Find the line below that contains "Initially a particle". Transcribe it and every line after it exactly, adding nothing.

(THE RECORDS)

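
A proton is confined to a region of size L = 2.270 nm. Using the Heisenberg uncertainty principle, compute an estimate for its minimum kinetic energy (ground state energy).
1.007 μeV

Using the uncertainty principle to estimate ground state energy:

1. The position uncertainty is approximately the confinement size:
   Δx ≈ L = 2.270e-09 m

2. From ΔxΔp ≥ ℏ/2, the minimum momentum uncertainty is:
   Δp ≈ ℏ/(2L) = 2.323e-26 kg·m/s

3. The kinetic energy is approximately:
   KE ≈ (Δp)²/(2m) = (2.323e-26)²/(2 × 1.673e-27 kg)
   KE ≈ 1.613e-25 J = 1.007 μeV

This is an order-of-magnitude estimate of the ground state energy.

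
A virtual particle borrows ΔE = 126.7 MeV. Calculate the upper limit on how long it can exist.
2.598 ys

Using the energy-time uncertainty principle:
ΔEΔt ≥ ℏ/2

For a virtual particle borrowing energy ΔE, the maximum lifetime is:
Δt_max = ℏ/(2ΔE)

Converting energy:
ΔE = 126.7 MeV = 2.030e-11 J

Δt_max = (1.055e-34 J·s) / (2 × 2.030e-11 J)
Δt_max = 2.598e-24 s = 2.598 ys

Virtual particles with higher borrowed energy exist for shorter times.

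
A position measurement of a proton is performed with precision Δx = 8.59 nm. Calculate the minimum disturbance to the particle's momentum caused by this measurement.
6.138 × 10^-27 kg·m/s

The uncertainty principle implies that measuring position disturbs momentum:
ΔxΔp ≥ ℏ/2

When we measure position with precision Δx, we necessarily introduce a momentum uncertainty:
Δp ≥ ℏ/(2Δx)
Δp_min = (1.055e-34 J·s) / (2 × 8.590e-09 m)
Δp_min = 6.138e-27 kg·m/s

The more precisely we measure position, the greater the momentum disturbance.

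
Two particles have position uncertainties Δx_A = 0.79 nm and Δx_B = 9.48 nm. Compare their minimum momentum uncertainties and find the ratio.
Particle A has the larger minimum momentum uncertainty, by a factor of 12.00.

For each particle, the minimum momentum uncertainty is Δp_min = ℏ/(2Δx):

Particle A: Δp_A = ℏ/(2×7.900e-10 m) = 6.675e-26 kg·m/s
Particle B: Δp_B = ℏ/(2×9.480e-09 m) = 5.562e-27 kg·m/s

Ratio: Δp_A/Δp_B = 12.00

Since Δp_min ∝ 1/Δx, the particle with smaller position uncertainty (A) has larger momentum uncertainty.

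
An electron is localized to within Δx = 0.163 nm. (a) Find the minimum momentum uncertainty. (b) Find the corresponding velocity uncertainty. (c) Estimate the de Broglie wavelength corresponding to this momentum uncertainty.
(a) Δp_min = 3.235 × 10^-25 kg·m/s
(b) Δv_min = 355.115 km/s
(c) λ_dB = 2.048 nm

Step-by-step:

(a) From the uncertainty principle:
Δp_min = ℏ/(2Δx) = (1.055e-34 J·s)/(2 × 1.630e-10 m) = 3.235e-25 kg·m/s

(b) The velocity uncertainty:
Δv = Δp/m = (3.235e-25 kg·m/s)/(9.109e-31 kg) = 3.551e+05 m/s = 355.115 km/s

(c) The de Broglie wavelength for this momentum:
λ = h/p = (6.626e-34 J·s)/(3.235e-25 kg·m/s) = 2.048e-09 m = 2.048 nm

Note: The de Broglie wavelength is comparable to the localization size, as expected from wave-particle duality.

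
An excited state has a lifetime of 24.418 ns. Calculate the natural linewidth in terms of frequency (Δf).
3.259 MHz

Using the energy-time uncertainty principle and E = hf:
ΔEΔt ≥ ℏ/2
hΔf·Δt ≥ ℏ/2

The minimum frequency uncertainty is:
Δf = ℏ/(2hτ) = 1/(4πτ)
Δf = 1/(4π × 2.442e-08 s)
Δf = 3.259e+06 Hz = 3.259 MHz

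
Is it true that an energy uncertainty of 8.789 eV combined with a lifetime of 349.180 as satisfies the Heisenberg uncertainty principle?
Yes, it satisfies the uncertainty relation.

Calculate the product ΔEΔt:
ΔE = 8.789 eV = 1.408e-18 J
ΔEΔt = (1.408e-18 J) × (3.492e-16 s)
ΔEΔt = 4.917e-34 J·s

Compare to the minimum allowed value ℏ/2:
ℏ/2 = 5.273e-35 J·s

Since ΔEΔt = 4.917e-34 J·s ≥ 5.273e-35 J·s = ℏ/2,
this satisfies the uncertainty relation.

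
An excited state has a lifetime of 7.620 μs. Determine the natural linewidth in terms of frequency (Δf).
10.443 kHz

Using the energy-time uncertainty principle and E = hf:
ΔEΔt ≥ ℏ/2
hΔf·Δt ≥ ℏ/2

The minimum frequency uncertainty is:
Δf = ℏ/(2hτ) = 1/(4πτ)
Δf = 1/(4π × 7.620e-06 s)
Δf = 1.044e+04 Hz = 10.443 kHz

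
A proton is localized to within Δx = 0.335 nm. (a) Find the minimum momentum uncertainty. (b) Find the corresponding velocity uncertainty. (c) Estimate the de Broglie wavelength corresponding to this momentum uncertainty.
(a) Δp_min = 1.574 × 10^-25 kg·m/s
(b) Δv_min = 94.103 m/s
(c) λ_dB = 4.210 nm

Step-by-step:

(a) From the uncertainty principle:
Δp_min = ℏ/(2Δx) = (1.055e-34 J·s)/(2 × 3.350e-10 m) = 1.574e-25 kg·m/s

(b) The velocity uncertainty:
Δv = Δp/m = (1.574e-25 kg·m/s)/(1.673e-27 kg) = 9.410e+01 m/s = 94.103 m/s

(c) The de Broglie wavelength for this momentum:
λ = h/p = (6.626e-34 J·s)/(1.574e-25 kg·m/s) = 4.210e-09 m = 4.210 nm

Note: The de Broglie wavelength is comparable to the localization size, as expected from wave-particle duality.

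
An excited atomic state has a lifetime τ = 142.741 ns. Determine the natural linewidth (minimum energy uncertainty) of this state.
2.306 neV

Using the energy-time uncertainty principle:
ΔEΔt ≥ ℏ/2

The lifetime τ represents the time uncertainty Δt.
The natural linewidth (minimum energy uncertainty) is:

ΔE = ℏ/(2τ)
ΔE = (1.055e-34 J·s) / (2 × 1.427e-07 s)
ΔE = 3.694e-28 J = 2.306 neV

This natural linewidth limits the precision of spectroscopic measurements.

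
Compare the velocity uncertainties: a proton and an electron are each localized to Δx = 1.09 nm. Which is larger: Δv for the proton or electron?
The electron has the larger minimum velocity uncertainty, by a ratio of 1836.2.

For both particles, Δp_min = ℏ/(2Δx) = 4.837e-26 kg·m/s (same for both).

The velocity uncertainty is Δv = Δp/m:
- proton: Δv = 4.837e-26 / 1.673e-27 = 2.892e+01 m/s = 28.922 m/s
- electron: Δv = 4.837e-26 / 9.109e-31 = 5.310e+04 m/s = 53.104 km/s

Ratio: 5.310e+04 / 2.892e+01 = 1836.2

The lighter particle has larger velocity uncertainty because Δv ∝ 1/m.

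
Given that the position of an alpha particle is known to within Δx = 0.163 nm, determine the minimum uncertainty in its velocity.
48.684 m/s

Using the Heisenberg uncertainty principle and Δp = mΔv:
ΔxΔp ≥ ℏ/2
Δx(mΔv) ≥ ℏ/2

The minimum uncertainty in velocity is:
Δv_min = ℏ/(2mΔx)
Δv_min = (1.055e-34 J·s) / (2 × 6.645e-27 kg × 1.630e-10 m)
Δv_min = 4.868e+01 m/s = 48.684 m/s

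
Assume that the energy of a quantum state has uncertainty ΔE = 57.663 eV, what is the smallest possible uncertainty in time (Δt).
5.707 as

Using the energy-time uncertainty principle:
ΔEΔt ≥ ℏ/2

The minimum uncertainty in time is:
Δt_min = ℏ/(2ΔE)
Δt_min = (1.055e-34 J·s) / (2 × 9.239e-18 J)
Δt_min = 5.707e-18 s = 5.707 as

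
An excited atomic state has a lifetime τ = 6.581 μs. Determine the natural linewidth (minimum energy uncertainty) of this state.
50.009 peV

Using the energy-time uncertainty principle:
ΔEΔt ≥ ℏ/2

The lifetime τ represents the time uncertainty Δt.
The natural linewidth (minimum energy uncertainty) is:

ΔE = ℏ/(2τ)
ΔE = (1.055e-34 J·s) / (2 × 6.581e-06 s)
ΔE = 8.012e-30 J = 50.009 peV

This natural linewidth limits the precision of spectroscopic measurements.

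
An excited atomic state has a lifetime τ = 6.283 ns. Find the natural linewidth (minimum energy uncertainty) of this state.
52.380 neV

Using the energy-time uncertainty principle:
ΔEΔt ≥ ℏ/2

The lifetime τ represents the time uncertainty Δt.
The natural linewidth (minimum energy uncertainty) is:

ΔE = ℏ/(2τ)
ΔE = (1.055e-34 J·s) / (2 × 6.283e-09 s)
ΔE = 8.392e-27 J = 52.380 neV

This natural linewidth limits the precision of spectroscopic measurements.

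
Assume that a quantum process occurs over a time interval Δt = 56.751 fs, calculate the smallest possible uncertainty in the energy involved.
5.799 meV

Using the energy-time uncertainty principle:
ΔEΔt ≥ ℏ/2

The minimum uncertainty in energy is:
ΔE_min = ℏ/(2Δt)
ΔE_min = (1.055e-34 J·s) / (2 × 5.675e-14 s)
ΔE_min = 9.291e-22 J = 5.799 meV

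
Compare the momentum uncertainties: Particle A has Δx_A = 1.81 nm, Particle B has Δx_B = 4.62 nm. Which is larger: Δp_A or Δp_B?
Particle A has the larger minimum momentum uncertainty, by a factor of 2.55.

For each particle, the minimum momentum uncertainty is Δp_min = ℏ/(2Δx):

Particle A: Δp_A = ℏ/(2×1.810e-09 m) = 2.913e-26 kg·m/s
Particle B: Δp_B = ℏ/(2×4.620e-09 m) = 1.141e-26 kg·m/s

Ratio: Δp_A/Δp_B = 2.55

Since Δp_min ∝ 1/Δx, the particle with smaller position uncertainty (A) has larger momentum uncertainty.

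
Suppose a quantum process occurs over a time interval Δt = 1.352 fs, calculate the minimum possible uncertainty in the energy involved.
243.422 meV

Using the energy-time uncertainty principle:
ΔEΔt ≥ ℏ/2

The minimum uncertainty in energy is:
ΔE_min = ℏ/(2Δt)
ΔE_min = (1.055e-34 J·s) / (2 × 1.352e-15 s)
ΔE_min = 3.900e-20 J = 243.422 meV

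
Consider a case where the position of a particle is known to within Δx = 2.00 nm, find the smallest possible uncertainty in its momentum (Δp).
2.636 × 10^-26 kg·m/s

Using the Heisenberg uncertainty principle:
ΔxΔp ≥ ℏ/2

The minimum uncertainty in momentum is:
Δp_min = ℏ/(2Δx)
Δp_min = (1.055e-34 J·s) / (2 × 2.000e-09 m)
Δp_min = 2.636e-26 kg·m/s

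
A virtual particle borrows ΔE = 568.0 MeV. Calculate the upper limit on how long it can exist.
5.794 × 10^-25 s

Using the energy-time uncertainty principle:
ΔEΔt ≥ ℏ/2

For a virtual particle borrowing energy ΔE, the maximum lifetime is:
Δt_max = ℏ/(2ΔE)

Converting energy:
ΔE = 568.0 MeV = 9.100e-11 J

Δt_max = (1.055e-34 J·s) / (2 × 9.100e-11 J)
Δt_max = 5.794e-25 s = 5.794 × 10^-25 s

Virtual particles with higher borrowed energy exist for shorter times.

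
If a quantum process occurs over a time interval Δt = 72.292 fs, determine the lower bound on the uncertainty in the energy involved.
4.552 meV

Using the energy-time uncertainty principle:
ΔEΔt ≥ ℏ/2

The minimum uncertainty in energy is:
ΔE_min = ℏ/(2Δt)
ΔE_min = (1.055e-34 J·s) / (2 × 7.229e-14 s)
ΔE_min = 7.294e-22 J = 4.552 meV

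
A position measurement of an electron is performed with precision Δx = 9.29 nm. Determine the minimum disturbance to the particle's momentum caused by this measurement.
5.676 × 10^-27 kg·m/s

The uncertainty principle implies that measuring position disturbs momentum:
ΔxΔp ≥ ℏ/2

When we measure position with precision Δx, we necessarily introduce a momentum uncertainty:
Δp ≥ ℏ/(2Δx)
Δp_min = (1.055e-34 J·s) / (2 × 9.290e-09 m)
Δp_min = 5.676e-27 kg·m/s

The more precisely we measure position, the greater the momentum disturbance.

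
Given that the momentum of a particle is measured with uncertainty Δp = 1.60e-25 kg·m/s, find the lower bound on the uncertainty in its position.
329.554 pm

Using the Heisenberg uncertainty principle:
ΔxΔp ≥ ℏ/2

The minimum uncertainty in position is:
Δx_min = ℏ/(2Δp)
Δx_min = (1.055e-34 J·s) / (2 × 1.600e-25 kg·m/s)
Δx_min = 3.296e-10 m = 329.554 pm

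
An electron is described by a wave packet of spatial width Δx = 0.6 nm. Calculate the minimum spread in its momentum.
8.788 × 10^-26 kg·m/s

For a wave packet, the spatial width Δx and momentum spread Δp are related by the uncertainty principle:
ΔxΔp ≥ ℏ/2

The minimum momentum spread is:
Δp_min = ℏ/(2Δx)
Δp_min = (1.055e-34 J·s) / (2 × 6.000e-10 m)
Δp_min = 8.788e-26 kg·m/s

A wave packet cannot have both a well-defined position and well-defined momentum.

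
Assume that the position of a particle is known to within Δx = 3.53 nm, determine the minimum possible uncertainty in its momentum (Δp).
1.494 × 10^-26 kg·m/s

Using the Heisenberg uncertainty principle:
ΔxΔp ≥ ℏ/2

The minimum uncertainty in momentum is:
Δp_min = ℏ/(2Δx)
Δp_min = (1.055e-34 J·s) / (2 × 3.530e-09 m)
Δp_min = 1.494e-26 kg·m/s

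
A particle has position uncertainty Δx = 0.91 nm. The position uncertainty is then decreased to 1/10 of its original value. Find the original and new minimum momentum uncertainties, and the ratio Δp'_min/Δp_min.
Original Δp_min = 5.794 × 10^-26 kg·m/s; new Δp'_min = 5.794 × 10^-25 kg·m/s; ratio Δp'_min/Δp_min = 10.

From the uncertainty principle ΔxΔp ≥ ℏ/2, the minimum momentum uncertainty is Δp_min = ℏ/(2Δx).

Original (Δx = 0.91 nm = 9.100e-10 m):
Δp_min = (1.055e-34 J·s)/(2 × 9.100e-10 m) = 5.794e-26 kg·m/s

When Δx → (1/10)Δx:
Δp'_min = ℏ/(2 × (1/10)Δx) = 10 × ℏ/(2Δx) = 10 × Δp_min
Δp'_min = 10 × 5.794e-26 kg·m/s = 5.794e-25 kg·m/s

Since Δp_min ∝ 1/Δx, when Δx is decreased to 1/10 of its original value, Δp_min increases to 10 times its original value.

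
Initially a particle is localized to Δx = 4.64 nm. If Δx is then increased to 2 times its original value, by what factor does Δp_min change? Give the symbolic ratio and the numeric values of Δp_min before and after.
Original Δp_min = 1.136 × 10^-26 kg·m/s; new Δp'_min = 5.682 × 10^-27 kg·m/s; ratio Δp'_min/Δp_min = 1/2.

From the uncertainty principle ΔxΔp ≥ ℏ/2, the minimum momentum uncertainty is Δp_min = ℏ/(2Δx).

Original (Δx = 4.64 nm = 4.640e-09 m):
Δp_min = (1.055e-34 J·s)/(2 × 4.640e-09 m) = 1.136e-26 kg·m/s

When Δx → 2Δx:
Δp'_min = ℏ/(2 × 2Δx) = (1/2) × ℏ/(2Δx) = (1/2) × Δp_min
Δp'_min = 1/2 × 1.136e-26 kg·m/s = 5.682e-27 kg·m/s

Since Δp_min ∝ 1/Δx, when Δx is increased to 2 times its original value, Δp_min decreases to 1/2 of its original value.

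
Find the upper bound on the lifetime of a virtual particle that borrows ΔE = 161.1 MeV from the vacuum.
2.043 ys

Using the energy-time uncertainty principle:
ΔEΔt ≥ ℏ/2

For a virtual particle borrowing energy ΔE, the maximum lifetime is:
Δt_max = ℏ/(2ΔE)

Converting energy:
ΔE = 161.1 MeV = 2.581e-11 J

Δt_max = (1.055e-34 J·s) / (2 × 2.581e-11 J)
Δt_max = 2.043e-24 s = 2.043 ys

Virtual particles with higher borrowed energy exist for shorter times.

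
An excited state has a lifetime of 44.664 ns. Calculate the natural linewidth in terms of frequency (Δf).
1.782 MHz

Using the energy-time uncertainty principle and E = hf:
ΔEΔt ≥ ℏ/2
hΔf·Δt ≥ ℏ/2

The minimum frequency uncertainty is:
Δf = ℏ/(2hτ) = 1/(4πτ)
Δf = 1/(4π × 4.466e-08 s)
Δf = 1.782e+06 Hz = 1.782 MHz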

(End THE RECORDS)

SOLUTION TO THIS TASK:
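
Initially a particle is localized to Δx = 4.64 nm. If Δx is then increased to 2 times its original value, by what factor does Δp_min change? Give the symbolic ratio and the numeric values of Δp_min before and after.
Original Δp_min = 1.136 × 10^-26 kg·m/s; new Δp'_min = 5.682 × 10^-27 kg·m/s; ratio Δp'_min/Δp_min = 1/2.

From the uncertainty principle ΔxΔp ≥ ℏ/2, the minimum momentum uncertainty is Δp_min = ℏ/(2Δx).

Original (Δx = 4.64 nm = 4.640e-09 m):
Δp_min = (1.055e-34 J·s)/(2 × 4.640e-09 m) = 1.136e-26 kg·m/s

When Δx → 2Δx:
Δp'_min = ℏ/(2 × 2Δx) = (1/2) × ℏ/(2Δx) = (1/2) × Δp_min
Δp'_min = 1/2 × 1.136e-26 kg·m/s = 5.682e-27 kg·m/s

Since Δp_min ∝ 1/Δx, when Δx is increased to 2 times its original value, Δp_min decreases to 1/2 of its original value.

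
Find the upper bound on the lifetime of a virtual particle that borrows ΔE = 161.1 MeV from the vacuum.
2.043 ys

Using the energy-time uncertainty principle:
ΔEΔt ≥ ℏ/2

For a virtual particle borrowing energy ΔE, the maximum lifetime is:
Δt_max = ℏ/(2ΔE)

Converting energy:
ΔE = 161.1 MeV = 2.581e-11 J

Δt_max = (1.055e-34 J·s) / (2 × 2.581e-11 J)
Δt_max = 2.043e-24 s = 2.043 ys

Virtual particles with higher borrowed energy exist for shorter times.

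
An excited state has a lifetime of 44.664 ns. Calculate the natural linewidth in terms of frequency (Δf).
1.782 MHz

Using the energy-time uncertainty principle and E = hf:
ΔEΔt ≥ ℏ/2
hΔf·Δt ≥ ℏ/2

The minimum frequency uncertainty is:
Δf = ℏ/(2hτ) = 1/(4πτ)
Δf = 1/(4π × 4.466e-08 s)
Δf = 1.782e+06 Hz = 1.782 MHz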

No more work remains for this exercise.